[Opening DATA PROVIDED section]

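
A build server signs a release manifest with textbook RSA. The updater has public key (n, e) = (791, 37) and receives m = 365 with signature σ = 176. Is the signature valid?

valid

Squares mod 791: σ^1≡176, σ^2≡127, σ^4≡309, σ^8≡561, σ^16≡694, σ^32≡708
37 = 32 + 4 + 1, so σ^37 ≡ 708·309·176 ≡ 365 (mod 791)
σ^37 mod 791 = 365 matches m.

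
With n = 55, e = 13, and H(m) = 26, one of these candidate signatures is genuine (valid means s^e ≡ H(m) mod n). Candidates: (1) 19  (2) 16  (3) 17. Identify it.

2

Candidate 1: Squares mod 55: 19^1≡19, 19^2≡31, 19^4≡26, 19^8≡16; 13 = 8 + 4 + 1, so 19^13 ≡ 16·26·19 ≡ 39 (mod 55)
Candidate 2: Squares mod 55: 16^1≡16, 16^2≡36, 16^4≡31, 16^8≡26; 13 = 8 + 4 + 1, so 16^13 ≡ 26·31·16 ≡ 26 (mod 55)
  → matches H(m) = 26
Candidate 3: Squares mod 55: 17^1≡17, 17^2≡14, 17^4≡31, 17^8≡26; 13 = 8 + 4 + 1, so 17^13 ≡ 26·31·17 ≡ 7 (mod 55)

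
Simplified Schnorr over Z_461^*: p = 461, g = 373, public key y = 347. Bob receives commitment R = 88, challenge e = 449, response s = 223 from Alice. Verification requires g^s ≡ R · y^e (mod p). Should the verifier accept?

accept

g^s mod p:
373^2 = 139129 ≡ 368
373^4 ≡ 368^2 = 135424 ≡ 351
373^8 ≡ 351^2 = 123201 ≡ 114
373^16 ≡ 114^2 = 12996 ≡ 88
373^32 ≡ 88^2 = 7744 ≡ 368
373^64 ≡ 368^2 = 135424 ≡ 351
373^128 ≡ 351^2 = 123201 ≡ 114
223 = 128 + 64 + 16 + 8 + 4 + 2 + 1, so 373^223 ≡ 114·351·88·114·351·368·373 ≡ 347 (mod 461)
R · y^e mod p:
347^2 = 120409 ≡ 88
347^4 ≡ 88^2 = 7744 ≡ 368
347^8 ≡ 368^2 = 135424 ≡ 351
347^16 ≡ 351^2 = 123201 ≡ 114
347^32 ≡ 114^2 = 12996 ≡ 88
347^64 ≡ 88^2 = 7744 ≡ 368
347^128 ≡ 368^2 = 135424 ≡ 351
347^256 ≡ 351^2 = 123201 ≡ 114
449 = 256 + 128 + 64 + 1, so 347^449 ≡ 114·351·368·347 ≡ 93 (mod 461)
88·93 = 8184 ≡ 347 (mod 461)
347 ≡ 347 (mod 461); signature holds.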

[Closing DATA PROVIDED section]

| TASK INSTRUCTIONS |
Only the lines from the one with "Simplified Schnorr over" through the final line above should be repeated, each exactly as written.

| SOLUTION FOR THIS TASK |
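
Simplified Schnorr over Z_461^*: p = 461, g = 373, public key y = 347. Bob receives commitment R = 88, challenge e = 449, response s = 223 from Alice. Verification requires g^s ≡ R · y^e (mod p). Should the verifier accept?

accept

g^s mod p:
373^2 = 139129 ≡ 368
373^4 ≡ 368^2 = 135424 ≡ 351
373^8 ≡ 351^2 = 123201 ≡ 114
373^16 ≡ 114^2 = 12996 ≡ 88
373^32 ≡ 88^2 = 7744 ≡ 368
373^64 ≡ 368^2 = 135424 ≡ 351
373^128 ≡ 351^2 = 123201 ≡ 114
223 = 128 + 64 + 16 + 8 + 4 + 2 + 1, so 373^223 ≡ 114·351·88·114·351·368·373 ≡ 347 (mod 461)
R · y^e mod p:
347^2 = 120409 ≡ 88
347^4 ≡ 88^2 = 7744 ≡ 368
347^8 ≡ 368^2 = 135424 ≡ 351
347^16 ≡ 351^2 = 123201 ≡ 114
347^32 ≡ 114^2 = 12996 ≡ 88
347^64 ≡ 88^2 = 7744 ≡ 368
347^128 ≡ 368^2 = 135424 ≡ 351
347^256 ≡ 351^2 = 123201 ≡ 114
449 = 256 + 128 + 64 + 1, so 347^449 ≡ 114·351·368·347 ≡ 93 (mod 461)
88·93 = 8184 ≡ 347 (mod 461)
347 ≡ 347 (mod 461); signature holds.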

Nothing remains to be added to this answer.